### WHAT IS REQUIRED
Begin at the line below that has "Let E(T, y)" and stop after the line that has "E$. What is". Please restate only those lines, word for word.

### Data records
──────

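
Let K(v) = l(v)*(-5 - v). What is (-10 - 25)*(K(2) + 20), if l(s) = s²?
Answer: 280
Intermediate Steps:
K(v) = v²*(-5 - v)
(-10 - 25)*(K(2) + 20) = (-10 - 25)*(2²*(-5 - 1*2) + 20) = -35*(4*(-5 - 2) + 20) = -35*(4*(-7) + 20) = -35*(-28 + 20) = -35*(-8) = 280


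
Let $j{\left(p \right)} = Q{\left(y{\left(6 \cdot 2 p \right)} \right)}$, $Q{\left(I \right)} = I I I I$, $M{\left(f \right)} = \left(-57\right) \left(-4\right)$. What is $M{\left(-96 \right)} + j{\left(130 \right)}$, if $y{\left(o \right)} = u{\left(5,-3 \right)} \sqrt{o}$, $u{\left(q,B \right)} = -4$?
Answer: $623001828$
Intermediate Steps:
$M{\left(f \right)} = 228$
$y{\left(o \right)} = - 4 \sqrt{o}$
$Q{\left(I \right)} = I^{4}$ ($Q{\left(I \right)} = I^{2} I I = I^{3} I = I^{4}$)
$j{\left(p \right)} = 36864 p^{2}$ ($j{\left(p \right)} = \left(- 4 \sqrt{6 \cdot 2 p}\right)^{4} = \left(- 4 \sqrt{12 p}\right)^{4} = \left(- 4 \cdot 2 \sqrt{3} \sqrt{p}\right)^{4} = \left(- 8 \sqrt{3} \sqrt{p}\right)^{4} = 36864 p^{2}$)
$M{\left(-96 \right)} + j{\left(130 \right)} = 228 + 36864 \cdot 130^{2} = 228 + 36864 \cdot 16900 = 228 + 623001600 = 623001828$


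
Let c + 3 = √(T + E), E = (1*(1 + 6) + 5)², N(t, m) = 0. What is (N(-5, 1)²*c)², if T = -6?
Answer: 0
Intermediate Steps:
E = 144 (E = (1*7 + 5)² = (7 + 5)² = 12² = 144)
c = -3 + √138 (c = -3 + √(-6 + 144) = -3 + √138 ≈ 8.7473)
(N(-5, 1)²*c)² = (0²*(-3 + √138))² = (0*(-3 + √138))² = 0² = 0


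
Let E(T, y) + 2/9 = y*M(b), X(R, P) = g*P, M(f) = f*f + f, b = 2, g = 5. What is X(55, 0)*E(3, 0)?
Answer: 0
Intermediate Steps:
M(f) = f + f² (M(f) = f² + f = f + f²)
X(R, P) = 5*P
E(T, y) = -2/9 + 6*y (E(T, y) = -2/9 + y*(2*(1 + 2)) = -2/9 + y*(2*3) = -2/9 + y*6 = -2/9 + 6*y)
X(55, 0)*E(3, 0) = (5*0)*(-2/9 + 6*0) = 0*(-2/9 + 0) = 0*(-2/9) = 0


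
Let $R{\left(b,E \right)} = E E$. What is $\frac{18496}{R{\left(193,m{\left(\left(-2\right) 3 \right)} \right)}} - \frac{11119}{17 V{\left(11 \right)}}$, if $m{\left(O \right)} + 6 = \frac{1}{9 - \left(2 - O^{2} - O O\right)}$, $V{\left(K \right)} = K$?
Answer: $\frac{1736220771}{3803393} \approx 456.49$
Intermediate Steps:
$m{\left(O \right)} = -6 + \frac{1}{7 + 2 O^{2}}$ ($m{\left(O \right)} = -6 + \frac{1}{9 - \left(2 - O^{2} - O O\right)} = -6 + \frac{1}{9 + \left(\left(O^{2} + O^{2}\right) - 2\right)} = -6 + \frac{1}{9 + \left(2 O^{2} - 2\right)} = -6 + \frac{1}{9 + \left(-2 + 2 O^{2}\right)} = -6 + \frac{1}{7 + 2 O^{2}}$)
$R{\left(b,E \right)} = E^{2}$
$\frac{18496}{R{\left(193,m{\left(\left(-2\right) 3 \right)} \right)}} - \frac{11119}{17 V{\left(11 \right)}} = \frac{18496}{\left(\frac{-41 - 12 \left(\left(-2\right) 3\right)^{2}}{7 + 2 \left(\left(-2\right) 3\right)^{2}}\right)^{2}} - \frac{11119}{17 \cdot 11} = \frac{18496}{\left(\frac{-41 - 12 \left(-6\right)^{2}}{7 + 2 \left(-6\right)^{2}}\right)^{2}} - \frac{11119}{187} = \frac{18496}{\left(\frac{-41 - 432}{7 + 2 \cdot 36}\right)^{2}} - \frac{11119}{187} = \frac{18496}{\left(\frac{-41 - 432}{7 + 72}\right)^{2}} - \frac{11119}{187} = \frac{18496}{\left(\frac{1}{79} \left(-473\right)\right)^{2}} - \frac{11119}{187} = \frac{18496}{\left(- \frac{473}{79}\right)^{2}} - \frac{11119}{187} = \frac{18496}{\frac{223729}{6241}} - \frac{11119}{187} = 18496 \cdot \frac{6241}{223729} - \frac{11119}{187} = \frac{115433536}{223729} - \frac{11119}{187} = \frac{1736220771}{3803393}$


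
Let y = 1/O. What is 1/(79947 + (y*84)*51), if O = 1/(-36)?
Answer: -1/74277 ≈ -1.3463e-5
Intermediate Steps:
O = -1/36 ≈ -0.027778
y = -36 (y = 1/(-1/36) = -36)
1/(79947 + (y*84)*51) = 1/(79947 - 36*84*51) = 1/(79947 - 3024*51) = 1/(79947 - 154224) = 1/(-74277) = -1/74277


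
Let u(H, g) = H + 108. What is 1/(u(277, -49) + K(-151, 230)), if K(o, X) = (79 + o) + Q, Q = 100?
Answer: 1/413 ≈ 0.0024213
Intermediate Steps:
K(o, X) = 179 + o (K(o, X) = (79 + o) + 100 = 179 + o)
u(H, g) = 108 + H
1/(u(277, -49) + K(-151, 230)) = 1/((108 + 277) + (179 - 151)) = 1/(385 + 28) = 1/413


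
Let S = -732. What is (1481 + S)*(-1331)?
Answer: -996919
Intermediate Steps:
(1481 + S)*(-1331) = (1481 - 732)*(-1331) = 749*(-1331) = -996919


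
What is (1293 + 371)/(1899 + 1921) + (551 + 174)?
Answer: 692791/955 ≈ 725.44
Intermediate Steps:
(1293 + 371)/(1899 + 1921) + (551 + 174) = 1664/3820 + 725 = 1664*(1/3820) + 725 = 416/955 + 725 = 692791/955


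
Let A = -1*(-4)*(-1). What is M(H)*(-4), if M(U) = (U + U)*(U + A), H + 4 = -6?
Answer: -1120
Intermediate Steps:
H = -10 (H = -4 - 6 = -10)
A = -4 (A = 4*(-1) = -4)
M(U) = 2*U*(-4 + U) (M(U) = (U + U)*(U - 4) = (2*U)*(-4 + U) = 2*U*(-4 + U))
M(H)*(-4) = (2*(-10)*(-4 - 10))*(-4) = (2*(-10)*(-14))*(-4) = 280*(-4) = -1120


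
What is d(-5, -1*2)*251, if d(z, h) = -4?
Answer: -1004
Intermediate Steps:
d(-5, -1*2)*251 = -4*251 = -1004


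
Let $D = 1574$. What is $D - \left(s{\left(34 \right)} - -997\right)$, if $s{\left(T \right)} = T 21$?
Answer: $-137$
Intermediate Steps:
$s{\left(T \right)} = 21 T$
$D - \left(s{\left(34 \right)} - -997\right) = 1574 - \left(21 \cdot 34 - -997\right) = 1574 - \left(714 + 997\right) = 1574 - 1711 = -137$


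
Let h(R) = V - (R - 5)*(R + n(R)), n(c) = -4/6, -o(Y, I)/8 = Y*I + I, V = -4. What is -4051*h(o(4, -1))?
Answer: 16779242/3 ≈ 5.5931e+6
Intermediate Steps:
o(Y, I) = -8*I - 8*I*Y (o(Y, I) = -8*(Y*I + I) = -8*(I*Y + I) = -8*(I + I*Y) = -8*I - 8*I*Y)
n(c) = -⅔ (n(c) = -4*⅙ = -⅔)
h(R) = -4 - (-5 + R)*(-⅔ + R) (h(R) = -4 - (R - 5)*(R - ⅔) = -4 - (-5 + R)*(-⅔ + R))
-4051*h(o(4, -1)) = -4051*(-22/3 - (-8*(-1)*(1 + 4))² + 17*(-8*(-1)*(1 + 4))/3) = -4051*(-22/3 - (-8*(-1)*5)² + 17*(-8*(-1)*5)/3) = -4051*(-22/3 - 1*40² + (17/3)*40) = -4051*(-22/3 - 1*1600 + 680/3) = -4051*(-22/3 - 1600 + 680/3) = -4051*(-4142/3) = 16779242/3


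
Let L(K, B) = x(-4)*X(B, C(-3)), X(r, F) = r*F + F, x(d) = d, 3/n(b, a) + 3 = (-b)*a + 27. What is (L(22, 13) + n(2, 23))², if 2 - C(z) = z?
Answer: 37982569/484 ≈ 78476.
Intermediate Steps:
n(b, a) = 3/(24 - a*b) (n(b, a) = 3/(-3 + ((-b)*a + 27)) = 3/(-3 + (-a*b + 27)) = 3/(-3 + (27 - a*b)) = 3/(24 - a*b))
C(z) = 2 - z
X(r, F) = F + F*r (X(r, F) = F*r + F = F + F*r)
L(K, B) = -20 - 20*B (L(K, B) = -4*(2 - 1*(-3))*(1 + B) = -4*(2 + 3)*(1 + B) = -20*(1 + B) = -4*(5 + 5*B) = -20 - 20*B)
(L(22, 13) + n(2, 23))² = ((-20 - 20*13) - 3/(-24 + 23*2))² = ((-20 - 260) - 3/(-24 + 46))² = (-280 - 3/22)² = (-6163/22)² = 37982569/484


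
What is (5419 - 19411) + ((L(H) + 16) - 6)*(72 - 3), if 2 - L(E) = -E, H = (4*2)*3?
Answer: -11508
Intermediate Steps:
H = 24 (H = 8*3 = 24)
L(E) = 2 + E (L(E) = 2 - (-1)*E = 2 + E)
(5419 - 19411) + ((L(H) + 16) - 6)*(72 - 3) = (5419 - 19411) + (((2 + 24) + 16) - 6)*(72 - 3) = -13992 + ((26 + 16) - 6)*69 = -13992 + (42 - 6)*69 = -13992 + 36*69 = -13992 + 2484 = -11508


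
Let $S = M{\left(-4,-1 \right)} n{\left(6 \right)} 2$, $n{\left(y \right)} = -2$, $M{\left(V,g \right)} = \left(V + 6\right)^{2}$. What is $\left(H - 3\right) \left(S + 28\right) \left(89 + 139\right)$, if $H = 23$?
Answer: $54720$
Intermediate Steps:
$M{\left(V,g \right)} = \left(6 + V\right)^{2}$
$S = -16$ ($S = \left(6 - 4\right)^{2} \left(-2\right) 2 = 2^{2} \left(-2\right) 2 = 4 \left(-2\right) 2 = \left(-8\right) 2 = -16$)
$\left(H - 3\right) \left(S + 28\right) \left(89 + 139\right) = \left(23 - 3\right) \left(-16 + 28\right) \left(89 + 139\right) = 20 \cdot 12 \cdot 228 = 240 \cdot 228 = 54720$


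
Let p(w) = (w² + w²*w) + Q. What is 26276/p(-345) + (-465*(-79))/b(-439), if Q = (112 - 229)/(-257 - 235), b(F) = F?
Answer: -246674270818231/2947847404479 ≈ -83.679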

──────

### SOLUTION
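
Let E(T, y) + 2/9 = y*M(b), X(R, P) = g*P, M(f) = f*f + f, b = 2, g = 5. What is X(55, 0)*E(3, 0)?
Answer: 0
Intermediate Steps:
M(f) = f + f² (M(f) = f² + f = f + f²)
X(R, P) = 5*P
E(T, y) = -2/9 + 6*y (E(T, y) = -2/9 + y*(2*(1 + 2)) = -2/9 + y*(2*3) = -2/9 + y*6 = -2/9 + 6*y)
X(55, 0)*E(3, 0) = (5*0)*(-2/9 + 6*0) = 0*(-2/9 + 0) = 0*(-2/9) = 0


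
Let $R{\left(b,E \right)} = E E$. What is $\frac{18496}{R{\left(193,m{\left(\left(-2\right) 3 \right)} \right)}} - \frac{11119}{17 V{\left(11 \right)}}$, if $m{\left(O \right)} + 6 = \frac{1}{9 - \left(2 - O^{2} - O O\right)}$, $V{\left(K \right)} = K$?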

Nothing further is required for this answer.